::: RECORDS FOR THE TASK :::
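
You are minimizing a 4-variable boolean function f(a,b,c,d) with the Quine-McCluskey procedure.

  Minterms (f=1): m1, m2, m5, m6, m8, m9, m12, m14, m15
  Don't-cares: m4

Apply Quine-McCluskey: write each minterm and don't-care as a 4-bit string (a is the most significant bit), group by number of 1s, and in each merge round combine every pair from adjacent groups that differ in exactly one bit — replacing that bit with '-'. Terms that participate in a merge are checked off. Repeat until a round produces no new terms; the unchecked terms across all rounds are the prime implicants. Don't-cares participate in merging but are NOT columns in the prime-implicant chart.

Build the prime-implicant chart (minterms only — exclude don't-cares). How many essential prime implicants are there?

2

[col 0] 0001*, 0010*, 0100*, 0101*, 0110*, 1000*, 1001*, 1100*, 1110*, 1111*
[col 1] -001, -100*, -110*, 0-01, 0-10, 01-0*, 010-, 1-00, 100-, 11-0*, 111-
[col 2] -1-0
Prime implicants: -001, -1-0, 0-01, 0-10, 010-, 1-00, 100-, 111-
PI chart (minterm → PIs covering it):
  1 | -001,0-01
  2 | 0-10  (sole → essential)
  5 | 0-01,010-
  6 | -1-0,0-10
  8 | 1-00,100-
  9 | -001,100-
  12 | -1-0,1-00
  14 | -1-0,111-
  15 | 111-  (sole → essential)
Essential prime implicants: 0-10, 111-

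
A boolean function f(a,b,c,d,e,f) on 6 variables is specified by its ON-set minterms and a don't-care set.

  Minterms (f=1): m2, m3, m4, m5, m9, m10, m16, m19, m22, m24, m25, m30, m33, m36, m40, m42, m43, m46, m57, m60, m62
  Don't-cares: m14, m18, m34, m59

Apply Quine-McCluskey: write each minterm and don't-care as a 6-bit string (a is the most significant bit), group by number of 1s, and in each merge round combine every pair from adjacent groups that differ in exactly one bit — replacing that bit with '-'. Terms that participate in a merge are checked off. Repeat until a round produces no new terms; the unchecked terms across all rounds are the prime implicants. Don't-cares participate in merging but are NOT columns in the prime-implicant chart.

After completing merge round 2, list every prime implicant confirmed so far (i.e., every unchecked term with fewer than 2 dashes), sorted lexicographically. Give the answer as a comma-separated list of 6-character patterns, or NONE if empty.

-00100, -11001, 0-1001, 00010-, 01-000, 01-110, 010-10, 0100-0, 01100-, 1-1011, 100001, 1010-0, 10101-, 1110-1, 1111-0

size-2^0 implicants → 000010(✓)  000011(✓)  000100(✓)  000101(✓)  001001(✓)  001010(✓)  001110(✓)  010000(✓)  010010(✓)  010011(✓)  010110(✓)  011000(✓)  011001(✓)  011110(✓)  100001  100010(✓)  100100(✓)  101000(✓)  101010(✓)  101011(✓)  101110(✓)  111001(✓)  111011(✓)  111100(✓)  111110(✓)
size-2^1 implicants → -00010(✓)  -00100  -01010(✓)  -01110(✓)  -11001  -11110(✓)  0-0010(✓)  0-0011(✓)  0-1001  0-1110(✓)  00-010(✓)  00001-(✓)  00010-  001-10(✓)  01-000  01-110  010-10  0100-0  01001-(✓)  01100-  1-1011  1-1110(✓)  10-010(✓)  101-10(✓)  1010-0  10101-  1110-1  1111-0
size-2^2 implicants → --1110  -0-010  -01-10  0-001-
Unchecked terms (primes): --1110, -0-010, -00100, -01-10, -11001, 0-001-, 0-1001, 00010-, 01-000, 01-110, 010-10, 0100-0, 01100-, 1-1011, 100001, 1010-0, 10101-, 1110-1, 1111-0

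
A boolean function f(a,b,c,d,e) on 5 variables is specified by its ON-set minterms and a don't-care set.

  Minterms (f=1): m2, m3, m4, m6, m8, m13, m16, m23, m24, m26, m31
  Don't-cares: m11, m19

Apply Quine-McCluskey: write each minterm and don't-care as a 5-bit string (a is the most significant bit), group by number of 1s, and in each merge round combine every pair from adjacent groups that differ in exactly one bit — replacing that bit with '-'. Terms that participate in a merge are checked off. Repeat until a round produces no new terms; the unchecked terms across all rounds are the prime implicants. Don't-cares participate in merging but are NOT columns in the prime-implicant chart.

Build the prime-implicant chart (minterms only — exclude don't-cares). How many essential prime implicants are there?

[col 0] 00010*, 00011*, 00100*, 00110*, 01000*, 01011*, 01101, 10000*, 10011*, 10111*, 11000*, 11010*, 11111*
[col 1] -0011, -1000, 0-011, 00-10, 0001-, 001-0, 1-000, 1-111, 10-11, 110-0
Prime implicants: -0011, -1000, 0-011, 00-10, 0001-, 001-0, 01101, 1-000, 1-111, 10-11, 110-0
PI chart (minterm → PIs covering it):
  2 | 00-10,0001-
  3 | -0011,0-011,0001-
  4 | 001-0  (sole → essential)
  6 | 00-10,001-0
  8 | -1000  (sole → essential)
  13 | 01101  (sole → essential)
  16 | 1-000  (sole → essential)
  23 | 1-111,10-11
  24 | -1000,1-000,110-0
  26 | 110-0  (sole → essential)
  31 | 1-111  (sole → essential)
Essential prime implicants: -1000, 001-0, 01101, 1-000, 1-111, 110-0

6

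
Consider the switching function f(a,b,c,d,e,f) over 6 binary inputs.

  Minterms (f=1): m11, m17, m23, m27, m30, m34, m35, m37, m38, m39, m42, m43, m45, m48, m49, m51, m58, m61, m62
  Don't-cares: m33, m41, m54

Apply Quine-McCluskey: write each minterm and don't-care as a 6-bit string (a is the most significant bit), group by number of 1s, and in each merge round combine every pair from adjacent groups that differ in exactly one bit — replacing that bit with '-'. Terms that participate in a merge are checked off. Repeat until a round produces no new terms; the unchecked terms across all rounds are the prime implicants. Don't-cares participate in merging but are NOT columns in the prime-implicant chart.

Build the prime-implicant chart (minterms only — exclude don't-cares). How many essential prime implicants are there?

[col 0] 001011*, 010001*, 010111, 011011*, 011110*, 100001*, 100010*, 100011*, 100101*, 100110*, 100111*, 101001*, 101010*, 101011*, 101101*, 110000*, 110001*, 110011*, 110110*, 111010*, 111101*, 111110*
[col 1] -01011, -10001, -11110, 0-1011, 1-0001*, 1-0011*, 1-0110, 1-1010, 1-1101, 10-001*, 10-010*, 10-011*, 10-101*, 100-01*, 100-10*, 100-11*, 1000-1*, 10001-*, 1001-1*, 10011-*, 101-01*, 1010-1*, 10101-*, 11-110, 1100-1*, 11000-, 111-10
[col 2] 1-00-1, 10--01, 10-0-1, 10-01-, 100--1, 100-1-
Prime implicants: -01011, -10001, -11110, 0-1011, 010111, 1-00-1, 1-0110, 1-1010, 1-1101, 10--01, 10-0-1, 10-01-, 100--1, 100-1-, 11-110, 11000-, 111-10
PI chart (minterm → PIs covering it):
  11 | -01011,0-1011
  17 | -10001  (sole → essential)
  23 | 010111  (sole → essential)
  27 | 0-1011  (sole → essential)
  30 | -11110  (sole → essential)
  34 | 10-01-,100-1-
  35 | 1-00-1,10-0-1,10-01-,100--1,100-1-
  37 | 10--01,100--1
  38 | 1-0110,100-1-
  39 | 100--1,100-1-
  42 | 1-1010,10-01-
  43 | -01011,10-0-1,10-01-
  45 | 1-1101,10--01
  48 | 11000-  (sole → essential)
  49 | -10001,1-00-1,11000-
  51 | 1-00-1  (sole → essential)
  58 | 1-1010,111-10
  61 | 1-1101  (sole → essential)
  62 | -11110,11-110,111-10
Essential prime implicants: -10001, -11110, 0-1011, 010111, 1-00-1, 1-1101, 11000-

7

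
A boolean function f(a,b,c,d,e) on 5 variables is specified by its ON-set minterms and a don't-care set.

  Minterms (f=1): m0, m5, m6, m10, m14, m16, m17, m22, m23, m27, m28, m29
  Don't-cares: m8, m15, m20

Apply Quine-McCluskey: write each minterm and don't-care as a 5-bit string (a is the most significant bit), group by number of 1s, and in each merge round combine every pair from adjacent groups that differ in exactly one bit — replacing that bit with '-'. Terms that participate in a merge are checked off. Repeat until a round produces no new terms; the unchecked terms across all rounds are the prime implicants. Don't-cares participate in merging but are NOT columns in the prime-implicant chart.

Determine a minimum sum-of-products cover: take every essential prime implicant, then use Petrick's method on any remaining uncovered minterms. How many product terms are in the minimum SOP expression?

8

Round 0: 00000✓ 00101 00110✓ 01000✓ 01010✓ 01110✓ 01111✓ 10000✓ 10001✓ 10100✓ 10110✓ 10111✓ 11011 11100✓ 11101✓
Round 1: -0000 -0110 0-000 0-110 01-10 010-0 0111- 1-100 10-00 1000- 101-0 1011- 1110-
PIs = {-0000, -0110, 0-000, 0-110, 00101, 01-10, 010-0, 0111-, 1-100, 10-00, 1000-, 101-0, 1011-, 11011, 1110-}
Coverage chart:
  m0: -0000,0-000
  m5: 00101 ←essential
  m6: -0110,0-110
  m10: 01-10,010-0
  m14: 0-110,01-10,0111-
  m16: -0000,10-00,1000-
  m17: 1000- ←essential
  m22: -0110,101-0,1011-
  m23: 1011- ←essential
  m27: 11011 ←essential
  m28: 1-100,1110-
  m29: 1110- ←essential
Essential: 00101, 1000-, 1011-, 11011, 1110-
Petrick residual → -0000, -0110, 01-10
Min cover (8 terms): b'c'd'e' + b'cde' + a'b'cd'e + a'bde' + ab'c'd' + ab'cd + abc'de + abcd'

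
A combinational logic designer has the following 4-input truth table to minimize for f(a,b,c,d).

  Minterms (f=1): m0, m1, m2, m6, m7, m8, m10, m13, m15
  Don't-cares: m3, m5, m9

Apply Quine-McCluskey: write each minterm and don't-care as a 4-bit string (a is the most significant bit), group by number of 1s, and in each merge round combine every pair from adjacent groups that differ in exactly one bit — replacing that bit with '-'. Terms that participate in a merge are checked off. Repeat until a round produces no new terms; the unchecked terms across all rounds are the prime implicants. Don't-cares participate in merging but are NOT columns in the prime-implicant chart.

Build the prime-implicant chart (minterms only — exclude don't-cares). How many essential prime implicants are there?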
:::
Restate the listing exactly, starting at its first line and ending at the line where "Don't-cares: m4" occurs; include both and no other lines.

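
You are minimizing a 4-variable boolean function f(a,b,c,d) with the Quine-McCluskey procedure.

  Minterms (f=1): m1, m2, m5, m6, m8, m9, m12, m14, m15
  Don't-cares: m4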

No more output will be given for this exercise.